● **Material for this exercise**
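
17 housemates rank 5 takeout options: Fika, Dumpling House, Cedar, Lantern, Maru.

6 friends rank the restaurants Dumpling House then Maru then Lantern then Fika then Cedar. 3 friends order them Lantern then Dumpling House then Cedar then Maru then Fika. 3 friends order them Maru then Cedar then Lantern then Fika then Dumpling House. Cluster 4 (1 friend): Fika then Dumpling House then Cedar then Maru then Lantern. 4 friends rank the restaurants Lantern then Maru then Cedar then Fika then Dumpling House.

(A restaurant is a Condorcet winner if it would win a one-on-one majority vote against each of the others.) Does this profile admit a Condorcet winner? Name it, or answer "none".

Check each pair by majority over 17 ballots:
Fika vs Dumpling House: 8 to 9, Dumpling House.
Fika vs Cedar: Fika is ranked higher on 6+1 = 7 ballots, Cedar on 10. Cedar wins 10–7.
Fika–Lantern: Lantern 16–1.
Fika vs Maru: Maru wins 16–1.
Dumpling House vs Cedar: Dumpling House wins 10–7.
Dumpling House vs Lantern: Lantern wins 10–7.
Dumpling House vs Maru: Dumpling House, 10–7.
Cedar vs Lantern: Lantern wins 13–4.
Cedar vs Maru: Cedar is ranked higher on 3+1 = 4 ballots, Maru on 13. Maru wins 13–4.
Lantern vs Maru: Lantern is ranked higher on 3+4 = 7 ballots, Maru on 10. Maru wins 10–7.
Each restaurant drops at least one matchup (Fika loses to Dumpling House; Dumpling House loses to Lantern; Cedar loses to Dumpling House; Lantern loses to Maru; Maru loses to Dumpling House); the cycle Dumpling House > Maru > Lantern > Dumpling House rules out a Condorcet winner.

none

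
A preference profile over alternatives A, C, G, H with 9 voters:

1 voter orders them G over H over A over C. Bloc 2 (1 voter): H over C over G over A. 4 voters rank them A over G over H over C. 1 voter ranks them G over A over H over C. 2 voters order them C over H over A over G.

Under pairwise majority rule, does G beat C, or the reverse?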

● **Task details**
Please copy out every line of the preceding listing that carries "voters".

● **Solution to the exercise**
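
A preference profile over alternatives A, C, G, H with 9 voters:
1 voter orders them G over H over A over C. Bloc 2 (1 voter): H over C over G over A. 4 voters rank them A over G over H over C. 1 voter ranks them G over A over H over C. 2 voters order them C over H over A over G.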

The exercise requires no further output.